Exercise details >>
Nothing in the data may be changed; retype all of it.
-=-=-
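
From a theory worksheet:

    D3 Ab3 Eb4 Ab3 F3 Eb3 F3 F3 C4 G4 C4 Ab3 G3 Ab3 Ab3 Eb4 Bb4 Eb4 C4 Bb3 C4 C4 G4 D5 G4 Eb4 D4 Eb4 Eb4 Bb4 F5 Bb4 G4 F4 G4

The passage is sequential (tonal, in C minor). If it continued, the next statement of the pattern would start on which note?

Unit = 7 notes; the statements start on D3, F3, Ab3, C4, Eb4, moving up a 3rd each time.
The next head, up a 3rd from Eb4, is G4.

G4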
-=-=-
Written reply >>
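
From a theory worksheet:

    D3 Ab3 Eb4 Ab3 F3 Eb3 F3 F3 C4 G4 C4 Ab3 G3 Ab3 Ab3 Eb4 Bb4 Eb4 C4 Bb3 C4 C4 G4 D5 G4 Eb4 D4 Eb4 Eb4 Bb4 F5 Bb4 G4 F4 G4

The passage is sequential (tonal, in C minor). If it continued, the next statement of the pattern would start on which note?

Unit = 7 notes; the statements start on D3, F3, Ab3, C4, Eb4, moving up a 3rd each time.
The next head, up a 3rd from Eb4, is G4.

G4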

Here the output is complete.